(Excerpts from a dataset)
<<<<

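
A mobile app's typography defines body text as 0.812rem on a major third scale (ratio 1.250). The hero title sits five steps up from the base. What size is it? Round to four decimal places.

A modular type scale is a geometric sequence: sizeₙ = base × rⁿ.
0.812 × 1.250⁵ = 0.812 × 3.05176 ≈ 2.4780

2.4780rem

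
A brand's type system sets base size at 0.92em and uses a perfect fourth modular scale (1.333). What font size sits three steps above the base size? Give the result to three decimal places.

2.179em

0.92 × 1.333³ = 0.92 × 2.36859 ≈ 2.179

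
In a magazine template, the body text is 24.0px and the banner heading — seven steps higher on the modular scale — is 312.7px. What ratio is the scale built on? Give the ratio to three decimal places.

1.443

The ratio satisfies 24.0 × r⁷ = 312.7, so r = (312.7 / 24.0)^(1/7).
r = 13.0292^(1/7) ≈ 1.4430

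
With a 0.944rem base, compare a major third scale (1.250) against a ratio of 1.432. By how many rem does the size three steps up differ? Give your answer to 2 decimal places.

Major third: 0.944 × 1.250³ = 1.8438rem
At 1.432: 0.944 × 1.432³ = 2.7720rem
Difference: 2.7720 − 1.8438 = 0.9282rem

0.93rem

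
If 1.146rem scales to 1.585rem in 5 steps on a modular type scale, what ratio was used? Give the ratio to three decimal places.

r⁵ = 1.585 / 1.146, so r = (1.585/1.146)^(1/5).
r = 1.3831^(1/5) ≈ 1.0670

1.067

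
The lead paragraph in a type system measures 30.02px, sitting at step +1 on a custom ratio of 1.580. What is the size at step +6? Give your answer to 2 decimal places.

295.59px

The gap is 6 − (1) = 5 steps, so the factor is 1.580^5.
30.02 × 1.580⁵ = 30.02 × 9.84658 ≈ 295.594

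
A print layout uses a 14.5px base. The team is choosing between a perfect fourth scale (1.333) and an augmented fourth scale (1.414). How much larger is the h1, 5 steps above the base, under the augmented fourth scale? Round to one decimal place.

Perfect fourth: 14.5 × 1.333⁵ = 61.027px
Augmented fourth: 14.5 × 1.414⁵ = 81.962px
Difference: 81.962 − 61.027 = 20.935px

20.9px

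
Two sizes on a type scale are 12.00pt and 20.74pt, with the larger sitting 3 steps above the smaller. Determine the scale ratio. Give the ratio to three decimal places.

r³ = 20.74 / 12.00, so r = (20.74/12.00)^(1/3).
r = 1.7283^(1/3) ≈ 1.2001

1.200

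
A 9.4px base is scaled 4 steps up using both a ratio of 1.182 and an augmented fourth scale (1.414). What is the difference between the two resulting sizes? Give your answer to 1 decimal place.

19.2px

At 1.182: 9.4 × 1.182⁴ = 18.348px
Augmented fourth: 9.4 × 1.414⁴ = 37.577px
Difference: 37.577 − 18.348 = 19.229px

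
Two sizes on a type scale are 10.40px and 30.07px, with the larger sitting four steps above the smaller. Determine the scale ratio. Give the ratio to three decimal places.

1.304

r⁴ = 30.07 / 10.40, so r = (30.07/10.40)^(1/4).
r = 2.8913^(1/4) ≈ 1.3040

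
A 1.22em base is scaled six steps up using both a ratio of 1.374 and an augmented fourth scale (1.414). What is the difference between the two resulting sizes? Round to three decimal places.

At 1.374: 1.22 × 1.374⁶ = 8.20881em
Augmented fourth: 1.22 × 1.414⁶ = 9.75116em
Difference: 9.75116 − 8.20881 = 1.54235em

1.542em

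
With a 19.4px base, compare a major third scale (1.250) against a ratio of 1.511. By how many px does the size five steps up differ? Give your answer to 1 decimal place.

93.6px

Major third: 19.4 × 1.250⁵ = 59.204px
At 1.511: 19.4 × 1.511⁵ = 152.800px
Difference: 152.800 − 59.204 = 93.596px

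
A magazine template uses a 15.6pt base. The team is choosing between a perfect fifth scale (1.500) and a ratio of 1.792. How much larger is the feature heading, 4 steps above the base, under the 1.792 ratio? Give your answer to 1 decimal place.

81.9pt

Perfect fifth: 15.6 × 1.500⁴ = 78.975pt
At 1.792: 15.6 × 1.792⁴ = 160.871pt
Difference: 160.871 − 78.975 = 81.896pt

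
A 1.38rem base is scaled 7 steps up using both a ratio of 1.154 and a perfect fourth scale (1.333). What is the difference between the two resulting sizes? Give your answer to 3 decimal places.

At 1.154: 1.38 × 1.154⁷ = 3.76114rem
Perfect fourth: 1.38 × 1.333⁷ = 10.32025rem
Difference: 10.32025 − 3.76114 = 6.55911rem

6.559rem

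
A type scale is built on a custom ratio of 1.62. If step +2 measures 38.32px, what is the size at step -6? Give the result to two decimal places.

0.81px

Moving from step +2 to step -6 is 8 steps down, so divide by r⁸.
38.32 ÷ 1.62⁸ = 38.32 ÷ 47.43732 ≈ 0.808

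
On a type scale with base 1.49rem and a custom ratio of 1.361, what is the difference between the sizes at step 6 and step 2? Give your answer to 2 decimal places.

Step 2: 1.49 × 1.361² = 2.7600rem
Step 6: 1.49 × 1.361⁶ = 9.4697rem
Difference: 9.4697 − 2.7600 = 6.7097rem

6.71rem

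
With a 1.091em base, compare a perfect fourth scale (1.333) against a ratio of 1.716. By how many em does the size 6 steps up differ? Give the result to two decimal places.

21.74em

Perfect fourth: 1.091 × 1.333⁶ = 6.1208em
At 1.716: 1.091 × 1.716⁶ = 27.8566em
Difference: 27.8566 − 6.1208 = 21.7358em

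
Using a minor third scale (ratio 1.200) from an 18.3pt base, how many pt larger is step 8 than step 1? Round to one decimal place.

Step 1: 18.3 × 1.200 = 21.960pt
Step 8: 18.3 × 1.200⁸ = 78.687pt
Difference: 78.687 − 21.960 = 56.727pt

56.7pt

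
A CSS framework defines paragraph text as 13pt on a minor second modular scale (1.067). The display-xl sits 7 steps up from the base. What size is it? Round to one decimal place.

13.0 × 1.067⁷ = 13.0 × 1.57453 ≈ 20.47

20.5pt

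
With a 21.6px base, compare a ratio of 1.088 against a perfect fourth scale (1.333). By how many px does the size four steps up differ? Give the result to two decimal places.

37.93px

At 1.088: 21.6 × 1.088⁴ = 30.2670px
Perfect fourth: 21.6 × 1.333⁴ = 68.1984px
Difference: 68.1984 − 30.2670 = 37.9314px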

>>>>

- **What is needed**: A full, exact copy of the entries is the required answer.

- **Solution**:
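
A mobile app's typography defines body text as 0.812rem on a major third scale (ratio 1.250). The hero title sits five steps up from the base. What size is it? Round to four decimal places.

A modular type scale is a geometric sequence: sizeₙ = base × rⁿ.
0.812 × 1.250⁵ = 0.812 × 3.05176 ≈ 2.4780

2.4780rem

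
A brand's type system sets base size at 0.92em and uses a perfect fourth modular scale (1.333). What font size sits three steps above the base size? Give the result to three decimal places.

2.179em

0.92 × 1.333³ = 0.92 × 2.36859 ≈ 2.179

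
In a magazine template, the body text is 24.0px and the banner heading — seven steps higher on the modular scale — is 312.7px. What ratio is the scale built on? Give the ratio to three decimal places.

1.443

The ratio satisfies 24.0 × r⁷ = 312.7, so r = (312.7 / 24.0)^(1/7).
r = 13.0292^(1/7) ≈ 1.4430

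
With a 0.944rem base, compare a major third scale (1.250) against a ratio of 1.432. By how many rem does the size three steps up differ? Give your answer to 2 decimal places.

Major third: 0.944 × 1.250³ = 1.8438rem
At 1.432: 0.944 × 1.432³ = 2.7720rem
Difference: 2.7720 − 1.8438 = 0.9282rem

0.93rem

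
If 1.146rem scales to 1.585rem in 5 steps on a modular type scale, what ratio was used? Give the ratio to three decimal places.

r⁵ = 1.585 / 1.146, so r = (1.585/1.146)^(1/5).
r = 1.3831^(1/5) ≈ 1.0670

1.067

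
The lead paragraph in a type system measures 30.02px, sitting at step +1 on a custom ratio of 1.580. What is the size at step +6? Give your answer to 2 decimal places.

295.59px

The gap is 6 − (1) = 5 steps, so the factor is 1.580^5.
30.02 × 1.580⁵ = 30.02 × 9.84658 ≈ 295.594

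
A print layout uses a 14.5px base. The team is choosing between a perfect fourth scale (1.333) and an augmented fourth scale (1.414). How much larger is the h1, 5 steps above the base, under the augmented fourth scale? Round to one decimal place.

Perfect fourth: 14.5 × 1.333⁵ = 61.027px
Augmented fourth: 14.5 × 1.414⁵ = 81.962px
Difference: 81.962 − 61.027 = 20.935px

20.9px

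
Two sizes on a type scale are 12.00pt and 20.74pt, with the larger sitting 3 steps above the smaller. Determine the scale ratio. Give the ratio to three decimal places.

r³ = 20.74 / 12.00, so r = (20.74/12.00)^(1/3).
r = 1.7283^(1/3) ≈ 1.2001

1.200

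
A 9.4px base is scaled 4 steps up using both a ratio of 1.182 and an augmented fourth scale (1.414). What is the difference between the two resulting sizes? Give your answer to 1 decimal place.

19.2px

At 1.182: 9.4 × 1.182⁴ = 18.348px
Augmented fourth: 9.4 × 1.414⁴ = 37.577px
Difference: 37.577 − 18.348 = 19.229px

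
Two sizes on a type scale are 10.40px and 30.07px, with the larger sitting four steps above the smaller. Determine the scale ratio. Give the ratio to three decimal places.

1.304

r⁴ = 30.07 / 10.40, so r = (30.07/10.40)^(1/4).
r = 2.8913^(1/4) ≈ 1.3040

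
A 1.22em base is scaled six steps up using both a ratio of 1.374 and an augmented fourth scale (1.414). What is the difference between the two resulting sizes? Round to three decimal places.

At 1.374: 1.22 × 1.374⁶ = 8.20881em
Augmented fourth: 1.22 × 1.414⁶ = 9.75116em
Difference: 9.75116 − 8.20881 = 1.54235em

1.542em

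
With a 19.4px base, compare a major third scale (1.250) against a ratio of 1.511. By how many px does the size five steps up differ? Give your answer to 1 decimal place.

93.6px

Major third: 19.4 × 1.250⁵ = 59.204px
At 1.511: 19.4 × 1.511⁵ = 152.800px
Difference: 152.800 − 59.204 = 93.596px

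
A magazine template uses a 15.6pt base. The team is choosing between a perfect fifth scale (1.500) and a ratio of 1.792. How much larger is the feature heading, 4 steps above the base, under the 1.792 ratio? Give your answer to 1 decimal place.

81.9pt

Perfect fifth: 15.6 × 1.500⁴ = 78.975pt
At 1.792: 15.6 × 1.792⁴ = 160.871pt
Difference: 160.871 − 78.975 = 81.896pt

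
A 1.38rem base is scaled 7 steps up using both a ratio of 1.154 and a perfect fourth scale (1.333). What is the difference between the two resulting sizes? Give your answer to 3 decimal places.

At 1.154: 1.38 × 1.154⁷ = 3.76114rem
Perfect fourth: 1.38 × 1.333⁷ = 10.32025rem
Difference: 10.32025 − 3.76114 = 6.55911rem

6.559rem

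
A type scale is built on a custom ratio of 1.62. If step +2 measures 38.32px, what is the size at step -6? Give the result to two decimal places.

0.81px

Moving from step +2 to step -6 is 8 steps down, so divide by r⁸.
38.32 ÷ 1.62⁸ = 38.32 ÷ 47.43732 ≈ 0.808

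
On a type scale with base 1.49rem and a custom ratio of 1.361, what is the difference between the sizes at step 6 and step 2? Give your answer to 2 decimal places.

Step 2: 1.49 × 1.361² = 2.7600rem
Step 6: 1.49 × 1.361⁶ = 9.4697rem
Difference: 9.4697 − 2.7600 = 6.7097rem

6.71rem

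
With a 1.091em base, compare a perfect fourth scale (1.333) against a ratio of 1.716. By how many em does the size 6 steps up differ? Give the result to two decimal places.

21.74em

Perfect fourth: 1.091 × 1.333⁶ = 6.1208em
At 1.716: 1.091 × 1.716⁶ = 27.8566em
Difference: 27.8566 − 6.1208 = 21.7358em

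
Using a minor third scale (ratio 1.200) from an 18.3pt base, how many pt larger is step 8 than step 1? Round to one decimal place.

Step 1: 18.3 × 1.200 = 21.960pt
Step 8: 18.3 × 1.200⁸ = 78.687pt
Difference: 78.687 − 21.960 = 56.727pt

56.7pt

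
A CSS framework defines paragraph text as 13pt on a minor second modular scale (1.067). The display-xl sits 7 steps up from the base. What size is it? Round to one decimal place.

13.0 × 1.067⁷ = 13.0 × 1.57453 ≈ 20.47

20.5pt

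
With a 21.6px base, compare a ratio of 1.088 against a perfect fourth scale (1.333). By how many px does the size four steps up differ? Give the result to two decimal places.

37.93px

At 1.088: 21.6 × 1.088⁴ = 30.2670px
Perfect fourth: 21.6 × 1.333⁴ = 68.1984px
Difference: 68.1984 − 30.2670 = 37.9314px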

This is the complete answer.